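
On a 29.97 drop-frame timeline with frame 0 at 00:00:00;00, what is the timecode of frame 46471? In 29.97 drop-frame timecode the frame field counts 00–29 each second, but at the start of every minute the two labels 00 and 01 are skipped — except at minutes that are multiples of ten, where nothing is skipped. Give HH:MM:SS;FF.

00:25:50;17

Each 10-minute DF block holds 10 × 60 × 30 − 9 × 2 = 17982 frames. 46471 ÷ 17982 → 2 full blocks, remainder 10507.
Within the partial block the first minute is 1800 frames and each further minute 1798, so 5 further minute boundaries passed. Total skipped labels = 18 × 2 + 2 × 5 = 46.
Non-drop label index = 46471 + 46 = 46517; at 30 labels/s that is 00:25:50:17, i.e. DF 00:25:50;17.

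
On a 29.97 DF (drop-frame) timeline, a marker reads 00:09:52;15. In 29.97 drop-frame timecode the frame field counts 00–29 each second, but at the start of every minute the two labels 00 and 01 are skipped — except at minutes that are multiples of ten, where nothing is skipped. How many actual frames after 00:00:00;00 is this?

17757

As if non-drop at 30 labels/s: (0 × 3600 + 9 × 60 + 52) × 30 + 15 = 17775.
Minute boundaries passed: 9; those not divisible by 10: 9 − 0 = 9; dropped labels = 2 × 9 = 18.
Actual frame index = 17775 − 18 = 17757.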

--------

- [Exercise requirements]:
Word for word, copy out all the data given above.

- [Completed task]:
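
On a 29.97 drop-frame timeline with frame 0 at 00:00:00;00, what is the timecode of frame 46471? In 29.97 drop-frame timecode the frame field counts 00–29 each second, but at the start of every minute the two labels 00 and 01 are skipped — except at minutes that are multiples of ten, where nothing is skipped. Give HH:MM:SS;FF.

00:25:50;17

Each 10-minute DF block holds 10 × 60 × 30 − 9 × 2 = 17982 frames. 46471 ÷ 17982 → 2 full blocks, remainder 10507.
Within the partial block the first minute is 1800 frames and each further minute 1798, so 5 further minute boundaries passed. Total skipped labels = 18 × 2 + 2 × 5 = 46.
Non-drop label index = 46471 + 46 = 46517; at 30 labels/s that is 00:25:50:17, i.e. DF 00:25:50;17.

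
On a 29.97 DF (drop-frame) timeline, a marker reads 00:09:52;15. In 29.97 drop-frame timecode the frame field counts 00–29 each second, but at the start of every minute the two labels 00 and 01 are skipped — except at minutes that are multiples of ten, where nothing is skipped. How many actual frames after 00:00:00;00 is this?

17757

As if non-drop at 30 labels/s: (0 × 3600 + 9 × 60 + 52) × 30 + 15 = 17775.
Minute boundaries passed: 9; those not divisible by 10: 9 − 0 = 9; dropped labels = 2 × 9 = 18.
Actual frame index = 17775 − 18 = 17757.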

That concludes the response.